The string "footprint" may appear in lines of the listing. Report each line where it does.

* * * * *

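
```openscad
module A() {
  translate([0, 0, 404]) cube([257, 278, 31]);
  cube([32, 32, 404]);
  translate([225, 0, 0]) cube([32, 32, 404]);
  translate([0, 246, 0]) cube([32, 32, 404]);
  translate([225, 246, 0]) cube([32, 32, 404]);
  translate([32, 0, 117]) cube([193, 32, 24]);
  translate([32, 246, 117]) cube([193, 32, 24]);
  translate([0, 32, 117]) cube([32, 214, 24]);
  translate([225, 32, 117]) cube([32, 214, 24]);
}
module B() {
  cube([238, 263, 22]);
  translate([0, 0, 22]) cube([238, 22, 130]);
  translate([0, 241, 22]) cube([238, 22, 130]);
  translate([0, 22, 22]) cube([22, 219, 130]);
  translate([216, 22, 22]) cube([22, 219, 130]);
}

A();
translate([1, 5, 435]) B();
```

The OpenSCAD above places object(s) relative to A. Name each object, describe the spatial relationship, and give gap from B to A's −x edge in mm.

The open box's min-x is at 1; the stool's min-x is 0; gap = 1 mm.

A is a stool. B is an open box. The open box is on top of the stool. The gap from the open box to the stool's −x edge is 1 mm.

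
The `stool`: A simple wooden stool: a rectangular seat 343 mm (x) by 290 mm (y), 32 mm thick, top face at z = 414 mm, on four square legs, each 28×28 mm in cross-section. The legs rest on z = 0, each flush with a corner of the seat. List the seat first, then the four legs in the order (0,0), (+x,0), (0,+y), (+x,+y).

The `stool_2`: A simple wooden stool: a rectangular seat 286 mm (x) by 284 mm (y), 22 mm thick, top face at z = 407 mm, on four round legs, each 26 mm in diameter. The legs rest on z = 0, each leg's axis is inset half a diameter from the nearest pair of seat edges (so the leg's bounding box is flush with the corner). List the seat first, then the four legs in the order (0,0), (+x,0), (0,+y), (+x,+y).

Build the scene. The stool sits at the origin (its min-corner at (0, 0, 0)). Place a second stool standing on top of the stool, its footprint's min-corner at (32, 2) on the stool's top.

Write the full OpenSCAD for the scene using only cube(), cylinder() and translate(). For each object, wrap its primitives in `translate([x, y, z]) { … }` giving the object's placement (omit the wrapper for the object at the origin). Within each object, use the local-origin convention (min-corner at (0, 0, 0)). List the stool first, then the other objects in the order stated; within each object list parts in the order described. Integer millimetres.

translate([0, 0, 382]) cube([343, 290, 32]);
cube([28, 28, 382]);
translate([315, 0, 0]) cube([28, 28, 382]);
translate([0, 262, 0]) cube([28, 28, 382]);
translate([315, 262, 0]) cube([28, 28, 382]);
translate([32, 2, 414]) {
  translate([0, 0, 385]) cube([286, 284, 22]);
  translate([13, 13, 0]) cylinder(h = 385, r = 13);
  translate([273, 13, 0]) cylinder(h = 385, r = 13);
  translate([13, 271, 0]) cylinder(h = 385, r = 13);
  translate([273, 271, 0]) cylinder(h = 385, r = 13);
}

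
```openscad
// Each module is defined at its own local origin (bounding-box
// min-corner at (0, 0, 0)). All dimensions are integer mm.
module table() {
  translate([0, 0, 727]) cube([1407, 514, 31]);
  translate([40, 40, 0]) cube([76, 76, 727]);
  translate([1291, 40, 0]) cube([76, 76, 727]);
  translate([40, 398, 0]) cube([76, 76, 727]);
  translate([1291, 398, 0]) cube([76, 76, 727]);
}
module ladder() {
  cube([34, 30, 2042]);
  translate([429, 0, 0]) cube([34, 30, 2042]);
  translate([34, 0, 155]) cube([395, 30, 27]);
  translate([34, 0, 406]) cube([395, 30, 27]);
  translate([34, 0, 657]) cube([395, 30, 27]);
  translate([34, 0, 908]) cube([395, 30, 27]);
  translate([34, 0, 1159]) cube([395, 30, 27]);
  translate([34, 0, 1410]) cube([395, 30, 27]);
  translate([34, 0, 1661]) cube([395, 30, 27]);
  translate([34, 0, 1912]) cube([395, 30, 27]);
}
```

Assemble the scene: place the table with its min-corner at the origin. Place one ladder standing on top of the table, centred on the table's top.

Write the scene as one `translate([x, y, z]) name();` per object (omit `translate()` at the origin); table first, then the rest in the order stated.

table();
translate([472, 242, 758]) ladder();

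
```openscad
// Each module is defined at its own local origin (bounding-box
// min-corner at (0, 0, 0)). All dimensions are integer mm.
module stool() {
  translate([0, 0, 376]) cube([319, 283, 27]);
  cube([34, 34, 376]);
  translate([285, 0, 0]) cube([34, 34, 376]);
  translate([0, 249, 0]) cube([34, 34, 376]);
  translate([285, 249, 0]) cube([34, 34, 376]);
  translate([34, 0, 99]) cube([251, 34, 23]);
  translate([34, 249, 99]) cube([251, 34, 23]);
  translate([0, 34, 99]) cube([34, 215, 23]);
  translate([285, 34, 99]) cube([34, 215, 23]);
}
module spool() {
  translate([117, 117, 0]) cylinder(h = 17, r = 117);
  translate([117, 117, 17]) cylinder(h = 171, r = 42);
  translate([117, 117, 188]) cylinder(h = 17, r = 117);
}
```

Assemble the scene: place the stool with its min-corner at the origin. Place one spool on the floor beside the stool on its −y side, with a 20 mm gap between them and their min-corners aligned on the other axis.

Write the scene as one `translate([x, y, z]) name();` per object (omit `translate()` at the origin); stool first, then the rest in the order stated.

stool();
translate([0, -254, 0]) spool();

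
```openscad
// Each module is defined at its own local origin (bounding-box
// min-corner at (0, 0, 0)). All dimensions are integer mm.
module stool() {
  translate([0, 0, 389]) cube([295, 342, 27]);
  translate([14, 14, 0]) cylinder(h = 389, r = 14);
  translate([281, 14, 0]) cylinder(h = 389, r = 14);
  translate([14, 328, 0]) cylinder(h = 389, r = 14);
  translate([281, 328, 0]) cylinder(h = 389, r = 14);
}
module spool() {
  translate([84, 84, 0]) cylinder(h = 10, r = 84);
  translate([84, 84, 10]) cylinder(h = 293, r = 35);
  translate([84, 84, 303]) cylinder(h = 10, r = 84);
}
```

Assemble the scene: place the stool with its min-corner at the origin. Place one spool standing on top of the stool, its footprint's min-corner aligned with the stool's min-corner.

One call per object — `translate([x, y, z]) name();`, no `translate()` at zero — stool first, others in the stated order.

stool();
translate([0, 0, 416]) spool();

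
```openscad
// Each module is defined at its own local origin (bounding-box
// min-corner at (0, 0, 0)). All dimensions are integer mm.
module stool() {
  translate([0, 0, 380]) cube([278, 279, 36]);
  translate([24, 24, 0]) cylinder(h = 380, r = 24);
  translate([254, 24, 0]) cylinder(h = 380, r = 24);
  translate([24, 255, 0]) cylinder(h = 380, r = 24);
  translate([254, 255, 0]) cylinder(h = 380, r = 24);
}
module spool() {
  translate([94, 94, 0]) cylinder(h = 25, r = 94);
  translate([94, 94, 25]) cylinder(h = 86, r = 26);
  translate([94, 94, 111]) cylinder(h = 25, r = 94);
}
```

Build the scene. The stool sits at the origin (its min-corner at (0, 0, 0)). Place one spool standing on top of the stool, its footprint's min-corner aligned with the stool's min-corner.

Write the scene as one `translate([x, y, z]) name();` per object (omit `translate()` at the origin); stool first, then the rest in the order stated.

stool();
translate([0, 0, 416]) spool();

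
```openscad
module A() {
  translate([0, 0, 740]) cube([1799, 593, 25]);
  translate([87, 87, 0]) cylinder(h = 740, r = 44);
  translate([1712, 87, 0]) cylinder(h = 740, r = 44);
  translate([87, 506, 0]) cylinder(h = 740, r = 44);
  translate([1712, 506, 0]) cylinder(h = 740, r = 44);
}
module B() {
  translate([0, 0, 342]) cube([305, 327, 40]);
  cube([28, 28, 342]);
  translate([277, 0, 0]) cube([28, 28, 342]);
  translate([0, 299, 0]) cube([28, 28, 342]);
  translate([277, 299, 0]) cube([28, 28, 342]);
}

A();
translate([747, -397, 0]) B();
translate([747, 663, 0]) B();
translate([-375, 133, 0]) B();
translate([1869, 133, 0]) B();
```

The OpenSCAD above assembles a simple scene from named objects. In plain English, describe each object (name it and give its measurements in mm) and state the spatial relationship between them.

A is a table with a 1799×593 mm rectangular top, 25 mm thick, top surface at z = 765 mm, supported by four round legs of 88 mm diameter, each leg's bounding box inset 43 mm from the nearest pair of top edges, running from the floor.

B is a simple wooden stool: a rectangular seat 305 mm (x) by 327 mm (y), 40 mm thick, top face at z = 382 mm, on four square legs, each 28×28 mm in cross-section. The legs rest on z = 0, each flush with a corner of the seat.

Four stools sit around the table at the −y, +y, −x, +x sides.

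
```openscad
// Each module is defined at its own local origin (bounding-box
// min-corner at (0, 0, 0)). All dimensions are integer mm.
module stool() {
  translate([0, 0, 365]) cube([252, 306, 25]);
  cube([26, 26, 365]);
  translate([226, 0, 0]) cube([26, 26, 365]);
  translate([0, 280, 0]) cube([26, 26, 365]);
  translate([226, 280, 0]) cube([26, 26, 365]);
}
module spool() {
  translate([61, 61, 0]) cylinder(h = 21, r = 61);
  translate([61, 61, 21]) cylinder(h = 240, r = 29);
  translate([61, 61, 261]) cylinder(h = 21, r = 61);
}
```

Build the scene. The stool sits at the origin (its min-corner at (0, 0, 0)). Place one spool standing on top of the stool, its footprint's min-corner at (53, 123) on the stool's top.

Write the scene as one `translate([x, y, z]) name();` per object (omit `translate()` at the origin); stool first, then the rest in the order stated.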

* * * * *

> [Answer for this exercise]
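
Build the scene. The stool sits at the origin (its min-corner at (0, 0, 0)). Place a second stool standing on top of the stool, its footprint's min-corner at (32, 2) on the stool's top.
Assemble the scene: place the stool with its min-corner at the origin. Place one spool standing on top of the stool, its footprint's min-corner aligned with the stool's min-corner.
Build the scene. The stool sits at the origin (its min-corner at (0, 0, 0)). Place one spool standing on top of the stool, its footprint's min-corner aligned with the stool's min-corner.
Build the scene. The stool sits at the origin (its min-corner at (0, 0, 0)). Place one spool standing on top of the stool, its footprint's min-corner at (53, 123) on the stool's top.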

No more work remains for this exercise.